■ WHAT THE TASK ASKS:
Would you transcribe exactly the lines below, starting at the one that contains "365 | 245 |" and ending with the last line, both included? Leave out all other lines.

Items listed in a dataset
*** Block opens ***

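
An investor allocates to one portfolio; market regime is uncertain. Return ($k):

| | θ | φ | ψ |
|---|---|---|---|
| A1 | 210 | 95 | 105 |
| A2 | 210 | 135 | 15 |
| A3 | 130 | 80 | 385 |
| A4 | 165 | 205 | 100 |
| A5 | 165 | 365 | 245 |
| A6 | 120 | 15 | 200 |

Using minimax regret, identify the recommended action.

Column bests: θ=210, φ=365, ψ=385.
A1 regrets: 0, 270, 280 → max 280
A2 regrets: 0, 230, 370 → max 370
A3 regrets: 80, 285, 0 → max 285
A4 regrets: 45, 160, 285 → max 285
A5 regrets: 45, 0, 140 → max 140
A6 regrets: 90, 350, 185 → max 350
Smallest max regret = 140 → A5.

A5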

*** Block closes ***

■ OUTPUT BELOW:
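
| A5 | 165 | 365 | 245 |
| A6 | 120 | 15 | 200 |

Using minimax regret, identify the recommended action.

Column bests: θ=210, φ=365, ψ=385.
A1 regrets: 0, 270, 280 → max 280
A2 regrets: 0, 230, 370 → max 370
A3 regrets: 80, 285, 0 → max 285
A4 regrets: 45, 160, 285 → max 285
A5 regrets: 45, 0, 140 → max 140
A6 regrets: 90, 350, 185 → max 350
Smallest max regret = 140 → A5.

A5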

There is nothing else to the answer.